[[ Dataset extract open ]]
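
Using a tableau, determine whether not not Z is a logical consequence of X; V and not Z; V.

No

Initial set: {X; (V and not Z); V; not not not Z}.
(V and not Z): α-rule — add V, not Z.
not not not Z: drop double negation, giving not Z.
○ open, literals {V=true, X=true, Z=false}.
0 branches closed, 1 open.
An open branch gives a countermodel: V=true, X=true, Z=false (unmentioned atoms arbitrary); the premises hold there but the conclusion fails.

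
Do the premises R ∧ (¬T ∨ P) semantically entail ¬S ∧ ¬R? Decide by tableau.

No

Initial set: {(R ∧ (¬T ∨ P)); ¬(¬S ∧ ¬R)}.
(R ∧ (¬T ∨ P)): α-rule — add R, (¬T ∨ P).
¬(¬S ∧ ¬R): β-rule — branch into ¬¬S  //  ¬¬R.
  branch 1 (add ¬¬S):
    (¬T ∨ P): β-rule — branch into ¬T  //  P.
      branch 1.1 (add ¬T):
        ○ open, literals {R=T, S=T, T=F}.
      branch 1.2 (add P):
        ○ open, literals {P=T, R=T, S=T}.
  branch 2 (add ¬¬R):
    (¬T ∨ P): β-rule — branch into ¬T  //  P.
      branch 2.1 (add ¬T):
        ○ open, literals {R=T, T=F}.
      branch 2.2 (add P):
        ○ open, literals {P=T, R=T}.
0 branches closed, 4 open.
An open branch gives a countermodel: R=T, S=T, T=F (unmentioned atoms arbitrary); the premises hold there but the conclusion fails.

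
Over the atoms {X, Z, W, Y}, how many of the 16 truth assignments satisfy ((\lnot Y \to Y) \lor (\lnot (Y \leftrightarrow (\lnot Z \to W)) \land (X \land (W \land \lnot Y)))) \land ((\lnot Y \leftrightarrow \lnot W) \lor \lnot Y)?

Initial set: {(((\lnot Y \to Y) \lor (\lnot (Y \leftrightarrow (\lnot Z \to W)) \land (X \land (W \land \lnot Y)))) \land ((\lnot Y \leftrightarrow \lnot W) \lor \lnot Y))}.
(((\lnot Y \to Y) \lor (\lnot (Y \leftrightarrow (\lnot Z \to W)) \land (X \land (W \land \lnot Y)))) \land ((\lnot Y \leftrightarrow \lnot W) \lor \lnot Y)): α-rule — add ((\lnot Y \to Y) \lor (\lnot (Y \leftrightarrow (\lnot Z \to W)) \land (X \land (W \land \lnot Y)))), ((\lnot Y \leftrightarrow \lnot W) \lor \lnot Y).
((\lnot Y \to Y) \lor (\lnot (Y \leftrightarrow (\lnot Z \to W)) \land (X \land (W \land \lnot Y)))): β-rule — branch into (\lnot Y \to Y)  //  (\lnot (Y \leftrightarrow (\lnot Z \to W)) \land (X \land (W \land \lnot Y))).
  branch 1 (add (\lnot Y \to Y)):
    ((\lnot Y \leftrightarrow \lnot W) \lor \lnot Y): β-rule — branch into (\lnot Y \leftrightarrow \lnot W)  //  \lnot Y.
      branch 1.1 (add (\lnot Y \leftrightarrow \lnot W)):
        (\lnot Y \to Y): β-rule — branch into \lnot \lnot Y  //  Y.
          branch 1.1.1 (add \lnot \lnot Y):
            (\lnot Y \leftrightarrow \lnot W): β-rule — branch into \lnot Y, \lnot W  //  \lnot \lnot Y, \lnot \lnot W.
              branch 1.1.1.1 (add \lnot Y, \lnot W):
                × closes — contains both Y and \lnot Y.
              branch 1.1.1.2 (add \lnot \lnot Y, \lnot \lnot W):
                ○ open, literals {W=1, Y=1}.
          branch 1.1.2 (add Y):
            (\lnot Y \leftrightarrow \lnot W): β-rule — branch into \lnot Y, \lnot W  //  \lnot \lnot Y, \lnot \lnot W.
              branch 1.1.2.1 (add \lnot Y, \lnot W):
                × closes — contains both Y and \lnot Y.
              branch 1.1.2.2 (add \lnot \lnot Y, \lnot \lnot W):
                ○ open, literals {W=1, Y=1}.
      branch 1.2 (add \lnot Y):
        (\lnot Y \to Y): β-rule — branch into \lnot \lnot Y  //  Y.
          branch 1.2.1 (add \lnot \lnot Y):
            × closes — contains both Y and \lnot Y.
          branch 1.2.2 (add Y):
            × closes — contains both Y and \lnot Y.
  branch 2 (add (\lnot (Y \leftrightarrow (\lnot Z \to W)) \land (X \land (W \land \lnot Y)))):
    (\lnot (Y \leftrightarrow (\lnot Z \to W)) \land (X \land (W \land \lnot Y))): α-rule — add \lnot (Y \leftrightarrow (\lnot Z \to W)), (X \land (W \land \lnot Y)).
    (X \land (W \land \lnot Y)): α-rule — add X, (W \land \lnot Y).
    (W \land \lnot Y): α-rule — add W, \lnot Y.
    ((\lnot Y \leftrightarrow \lnot W) \lor \lnot Y): β-rule — branch into (\lnot Y \leftrightarrow \lnot W)  //  \lnot Y.
      branch 2.1 (add (\lnot Y \leftrightarrow \lnot W)):
        \lnot (Y \leftrightarrow (\lnot Z \to W)): β-rule — branch into Y, \lnot (\lnot Z \to W)  //  \lnot Y, (\lnot Z \to W).
          branch 2.1.1 (add Y, \lnot (\lnot Z \to W)):
            × closes — contains both Y and \lnot Y.
          branch 2.1.2 (add \lnot Y, (\lnot Z \to W)):
            (\lnot Y \leftrightarrow \lnot W): β-rule — branch into \lnot Y, \lnot W  //  \lnot \lnot Y, \lnot \lnot W.
              branch 2.1.2.1 (add \lnot Y, \lnot W):
                × closes — contains both W and \lnot W.
              branch 2.1.2.2 (add \lnot \lnot Y, \lnot \lnot W):
                × closes — contains both Y and \lnot Y.
      branch 2.2 (add \lnot Y):
        \lnot (Y \leftrightarrow (\lnot Z \to W)): β-rule — branch into Y, \lnot (\lnot Z \to W)  //  \lnot Y, (\lnot Z \to W).
          branch 2.2.1 (add Y, \lnot (\lnot Z \to W)):
            × closes — contains both Y and \lnot Y.
          branch 2.2.2 (add \lnot Y, (\lnot Z \to W)):
            (\lnot Z \to W): β-rule — branch into \lnot \lnot Z  //  W.
              branch 2.2.2.1 (add \lnot \lnot Z):
                ○ open, literals {W=1, X=1, Y=0, Z=1}.
              branch 2.2.2.2 (add W):
                ○ open, literals {W=1, X=1, Y=0}.
8 branches closed, 4 open.
Each open branch fixes some atoms; the unmentioned ones are free. Counting distinct full assignments: branch {W=1, Y=1} (X, Z) contributes 4 new; branch {W=1, Y=1} (X, Z) contributes 0 new; branch {W=1, X=1, Y=0, Z=1} (none free) contributes 1 new; branch {W=1, X=1, Y=0} (Z) contributes 1 new. Total: 6.

6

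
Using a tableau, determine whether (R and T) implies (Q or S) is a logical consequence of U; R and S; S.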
[[ Dataset extract closed ]]
Word for word, restate every record in the listing.

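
Using a tableau, determine whether not not Z is a logical consequence of X; V and not Z; V.

No

Initial set: {X; (V and not Z); V; not not not Z}.
(V and not Z): α-rule — add V, not Z.
not not not Z: drop double negation, giving not Z.
○ open, literals {V=true, X=true, Z=false}.
0 branches closed, 1 open.
An open branch gives a countermodel: V=true, X=true, Z=false (unmentioned atoms arbitrary); the premises hold there but the conclusion fails.

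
Do the premises R ∧ (¬T ∨ P) semantically entail ¬S ∧ ¬R? Decide by tableau.

No

Initial set: {(R ∧ (¬T ∨ P)); ¬(¬S ∧ ¬R)}.
(R ∧ (¬T ∨ P)): α-rule — add R, (¬T ∨ P).
¬(¬S ∧ ¬R): β-rule — branch into ¬¬S  //  ¬¬R.
  branch 1 (add ¬¬S):
    (¬T ∨ P): β-rule — branch into ¬T  //  P.
      branch 1.1 (add ¬T):
        ○ open, literals {R=T, S=T, T=F}.
      branch 1.2 (add P):
        ○ open, literals {P=T, R=T, S=T}.
  branch 2 (add ¬¬R):
    (¬T ∨ P): β-rule — branch into ¬T  //  P.
      branch 2.1 (add ¬T):
        ○ open, literals {R=T, T=F}.
      branch 2.2 (add P):
        ○ open, literals {P=T, R=T}.
0 branches closed, 4 open.
An open branch gives a countermodel: R=T, S=T, T=F (unmentioned atoms arbitrary); the premises hold there but the conclusion fails.

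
Over the atoms {X, Z, W, Y}, how many of the 16 truth assignments satisfy ((\lnot Y \to Y) \lor (\lnot (Y \leftrightarrow (\lnot Z \to W)) \land (X \land (W \land \lnot Y)))) \land ((\lnot Y \leftrightarrow \lnot W) \lor \lnot Y)?

Initial set: {(((\lnot Y \to Y) \lor (\lnot (Y \leftrightarrow (\lnot Z \to W)) \land (X \land (W \land \lnot Y)))) \land ((\lnot Y \leftrightarrow \lnot W) \lor \lnot Y))}.
(((\lnot Y \to Y) \lor (\lnot (Y \leftrightarrow (\lnot Z \to W)) \land (X \land (W \land \lnot Y)))) \land ((\lnot Y \leftrightarrow \lnot W) \lor \lnot Y)): α-rule — add ((\lnot Y \to Y) \lor (\lnot (Y \leftrightarrow (\lnot Z \to W)) \land (X \land (W \land \lnot Y)))), ((\lnot Y \leftrightarrow \lnot W) \lor \lnot Y).
((\lnot Y \to Y) \lor (\lnot (Y \leftrightarrow (\lnot Z \to W)) \land (X \land (W \land \lnot Y)))): β-rule — branch into (\lnot Y \to Y)  //  (\lnot (Y \leftrightarrow (\lnot Z \to W)) \land (X \land (W \land \lnot Y))).
  branch 1 (add (\lnot Y \to Y)):
    ((\lnot Y \leftrightarrow \lnot W) \lor \lnot Y): β-rule — branch into (\lnot Y \leftrightarrow \lnot W)  //  \lnot Y.
      branch 1.1 (add (\lnot Y \leftrightarrow \lnot W)):
        (\lnot Y \to Y): β-rule — branch into \lnot \lnot Y  //  Y.
          branch 1.1.1 (add \lnot \lnot Y):
            (\lnot Y \leftrightarrow \lnot W): β-rule — branch into \lnot Y, \lnot W  //  \lnot \lnot Y, \lnot \lnot W.
              branch 1.1.1.1 (add \lnot Y, \lnot W):
                × closes — contains both Y and \lnot Y.
              branch 1.1.1.2 (add \lnot \lnot Y, \lnot \lnot W):
                ○ open, literals {W=1, Y=1}.
          branch 1.1.2 (add Y):
            (\lnot Y \leftrightarrow \lnot W): β-rule — branch into \lnot Y, \lnot W  //  \lnot \lnot Y, \lnot \lnot W.
              branch 1.1.2.1 (add \lnot Y, \lnot W):
                × closes — contains both Y and \lnot Y.
              branch 1.1.2.2 (add \lnot \lnot Y, \lnot \lnot W):
                ○ open, literals {W=1, Y=1}.
      branch 1.2 (add \lnot Y):
        (\lnot Y \to Y): β-rule — branch into \lnot \lnot Y  //  Y.
          branch 1.2.1 (add \lnot \lnot Y):
            × closes — contains both Y and \lnot Y.
          branch 1.2.2 (add Y):
            × closes — contains both Y and \lnot Y.
  branch 2 (add (\lnot (Y \leftrightarrow (\lnot Z \to W)) \land (X \land (W \land \lnot Y)))):
    (\lnot (Y \leftrightarrow (\lnot Z \to W)) \land (X \land (W \land \lnot Y))): α-rule — add \lnot (Y \leftrightarrow (\lnot Z \to W)), (X \land (W \land \lnot Y)).
    (X \land (W \land \lnot Y)): α-rule — add X, (W \land \lnot Y).
    (W \land \lnot Y): α-rule — add W, \lnot Y.
    ((\lnot Y \leftrightarrow \lnot W) \lor \lnot Y): β-rule — branch into (\lnot Y \leftrightarrow \lnot W)  //  \lnot Y.
      branch 2.1 (add (\lnot Y \leftrightarrow \lnot W)):
        \lnot (Y \leftrightarrow (\lnot Z \to W)): β-rule — branch into Y, \lnot (\lnot Z \to W)  //  \lnot Y, (\lnot Z \to W).
          branch 2.1.1 (add Y, \lnot (\lnot Z \to W)):
            × closes — contains both Y and \lnot Y.
          branch 2.1.2 (add \lnot Y, (\lnot Z \to W)):
            (\lnot Y \leftrightarrow \lnot W): β-rule — branch into \lnot Y, \lnot W  //  \lnot \lnot Y, \lnot \lnot W.
              branch 2.1.2.1 (add \lnot Y, \lnot W):
                × closes — contains both W and \lnot W.
              branch 2.1.2.2 (add \lnot \lnot Y, \lnot \lnot W):
                × closes — contains both Y and \lnot Y.
      branch 2.2 (add \lnot Y):
        \lnot (Y \leftrightarrow (\lnot Z \to W)): β-rule — branch into Y, \lnot (\lnot Z \to W)  //  \lnot Y, (\lnot Z \to W).
          branch 2.2.1 (add Y, \lnot (\lnot Z \to W)):
            × closes — contains both Y and \lnot Y.
          branch 2.2.2 (add \lnot Y, (\lnot Z \to W)):
            (\lnot Z \to W): β-rule — branch into \lnot \lnot Z  //  W.
              branch 2.2.2.1 (add \lnot \lnot Z):
                ○ open, literals {W=1, X=1, Y=0, Z=1}.
              branch 2.2.2.2 (add W):
                ○ open, literals {W=1, X=1, Y=0}.
8 branches closed, 4 open.
Each open branch fixes some atoms; the unmentioned ones are free. Counting distinct full assignments: branch {W=1, Y=1} (X, Z) contributes 4 new; branch {W=1, Y=1} (X, Z) contributes 0 new; branch {W=1, X=1, Y=0, Z=1} (none free) contributes 1 new; branch {W=1, X=1, Y=0} (Z) contributes 1 new. Total: 6.

6

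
Using a tableau, determine whether (R and T) implies (Q or S) is a logical consequence of U; R and S; S.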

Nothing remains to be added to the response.